### ACTIVITY
Please say how many lines in the records below contain the word "rows". Give the number and nothing more.

==== PROVIDED ENTRIES ====

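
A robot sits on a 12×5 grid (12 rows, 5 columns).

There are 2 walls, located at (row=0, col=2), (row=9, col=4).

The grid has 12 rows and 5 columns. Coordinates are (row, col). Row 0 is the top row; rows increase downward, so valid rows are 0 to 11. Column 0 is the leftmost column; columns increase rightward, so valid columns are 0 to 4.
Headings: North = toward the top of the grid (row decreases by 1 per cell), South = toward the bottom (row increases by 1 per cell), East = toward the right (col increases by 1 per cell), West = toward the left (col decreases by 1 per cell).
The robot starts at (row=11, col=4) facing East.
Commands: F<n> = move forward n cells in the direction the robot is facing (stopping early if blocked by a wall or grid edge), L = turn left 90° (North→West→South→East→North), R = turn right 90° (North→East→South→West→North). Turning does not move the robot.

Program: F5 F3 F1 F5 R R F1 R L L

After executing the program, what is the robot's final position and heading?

Start: (row=11, col=4), facing East
  F5: move forward 0/5 (blocked), now at (row=11, col=4)
  F3: move forward 0/3 (blocked), now at (row=11, col=4)
  F1: move forward 0/1 (blocked), now at (row=11, col=4)
  F5: move forward 0/5 (blocked), now at (row=11, col=4)
  R: turn right, now facing South
  R: turn right, now facing West
  F1: move forward 1, now at (row=11, col=3)
  R: turn right, now facing North
  L: turn left, now facing West
  L: turn left, now facing South
Final: (row=11, col=3), facing South

Answer: Final position: (row=11, col=3), facing South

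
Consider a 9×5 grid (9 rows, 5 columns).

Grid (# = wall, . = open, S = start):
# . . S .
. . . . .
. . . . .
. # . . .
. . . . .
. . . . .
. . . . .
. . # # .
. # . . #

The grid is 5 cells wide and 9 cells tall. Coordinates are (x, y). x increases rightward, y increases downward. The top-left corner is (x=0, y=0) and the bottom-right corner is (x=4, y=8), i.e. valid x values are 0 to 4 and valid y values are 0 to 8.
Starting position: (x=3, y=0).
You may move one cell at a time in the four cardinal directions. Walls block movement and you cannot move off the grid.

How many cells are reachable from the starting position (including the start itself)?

Answer: Reachable cells: 37

Derivation:
BFS flood-fill from (x=3, y=0):
  Distance 0: (x=3, y=0)
  Distance 1: (x=2, y=0), (x=4, y=0), (x=3, y=1)
  Distance 2: (x=1, y=0), (x=2, y=1), (x=4, y=1), (x=3, y=2)
  Distance 3: (x=1, y=1), (x=2, y=2), (x=4, y=2), (x=3, y=3)
  Distance 4: (x=0, y=1), (x=1, y=2), (x=2, y=3), (x=4, y=3), (x=3, y=4)
  Distance 5: (x=0, y=2), (x=2, y=4), (x=4, y=4), (x=3, y=5)
  Distance 6: (x=0, y=3), (x=1, y=4), (x=2, y=5), (x=4, y=5), (x=3, y=6)
  Distance 7: (x=0, y=4), (x=1, y=5), (x=2, y=6), (x=4, y=6)
  Distance 8: (x=0, y=5), (x=1, y=6), (x=4, y=7)
  Distance 9: (x=0, y=6), (x=1, y=7)
  Distance 10: (x=0, y=7)
  Distance 11: (x=0, y=8)
Total reachable: 37 (grid has 39 open cells total)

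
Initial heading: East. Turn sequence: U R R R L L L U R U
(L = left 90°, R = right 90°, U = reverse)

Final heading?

Start: East
  U (U-turn (180°)) -> West
  R (right (90° clockwise)) -> North
  R (right (90° clockwise)) -> East
  R (right (90° clockwise)) -> South
  L (left (90° counter-clockwise)) -> East
  L (left (90° counter-clockwise)) -> North
  L (left (90° counter-clockwise)) -> West
  U (U-turn (180°)) -> East
  R (right (90° clockwise)) -> South
  U (U-turn (180°)) -> North
Final: North

Answer: Final heading: North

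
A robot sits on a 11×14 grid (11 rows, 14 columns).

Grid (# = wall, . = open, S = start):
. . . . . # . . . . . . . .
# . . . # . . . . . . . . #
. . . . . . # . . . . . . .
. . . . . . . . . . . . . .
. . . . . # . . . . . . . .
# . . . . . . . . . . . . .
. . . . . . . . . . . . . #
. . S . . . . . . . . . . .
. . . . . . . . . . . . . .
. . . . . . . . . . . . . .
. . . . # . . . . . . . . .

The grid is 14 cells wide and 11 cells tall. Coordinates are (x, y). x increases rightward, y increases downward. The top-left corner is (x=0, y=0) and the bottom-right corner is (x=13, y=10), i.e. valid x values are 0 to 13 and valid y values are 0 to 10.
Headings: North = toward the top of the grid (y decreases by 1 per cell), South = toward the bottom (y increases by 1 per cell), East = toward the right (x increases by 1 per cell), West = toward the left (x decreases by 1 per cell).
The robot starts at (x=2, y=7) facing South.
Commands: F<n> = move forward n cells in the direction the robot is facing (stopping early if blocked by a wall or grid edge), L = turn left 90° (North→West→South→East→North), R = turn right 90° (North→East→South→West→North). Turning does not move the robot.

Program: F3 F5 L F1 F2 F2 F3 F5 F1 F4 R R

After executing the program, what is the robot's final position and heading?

Answer: Final position: (x=3, y=10), facing West

Derivation:
Start: (x=2, y=7), facing South
  F3: move forward 3, now at (x=2, y=10)
  F5: move forward 0/5 (blocked), now at (x=2, y=10)
  L: turn left, now facing East
  F1: move forward 1, now at (x=3, y=10)
  F2: move forward 0/2 (blocked), now at (x=3, y=10)
  F2: move forward 0/2 (blocked), now at (x=3, y=10)
  F3: move forward 0/3 (blocked), now at (x=3, y=10)
  F5: move forward 0/5 (blocked), now at (x=3, y=10)
  F1: move forward 0/1 (blocked), now at (x=3, y=10)
  F4: move forward 0/4 (blocked), now at (x=3, y=10)
  R: turn right, now facing South
  R: turn right, now facing West
Final: (x=3, y=10), facing West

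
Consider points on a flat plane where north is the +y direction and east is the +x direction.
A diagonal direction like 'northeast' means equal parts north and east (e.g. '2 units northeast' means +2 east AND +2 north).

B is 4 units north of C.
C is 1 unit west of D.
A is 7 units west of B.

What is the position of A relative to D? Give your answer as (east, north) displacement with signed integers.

Answer: A is at (east=-8, north=4) relative to D.

Derivation:
Place D at the origin (east=0, north=0).
  C is 1 unit west of D: delta (east=-1, north=+0); C at (east=-1, north=0).
  B is 4 units north of C: delta (east=+0, north=+4); B at (east=-1, north=4).
  A is 7 units west of B: delta (east=-7, north=+0); A at (east=-8, north=4).
Therefore A relative to D: (east=-8, north=4).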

====

### EXPECTED ANSWER
4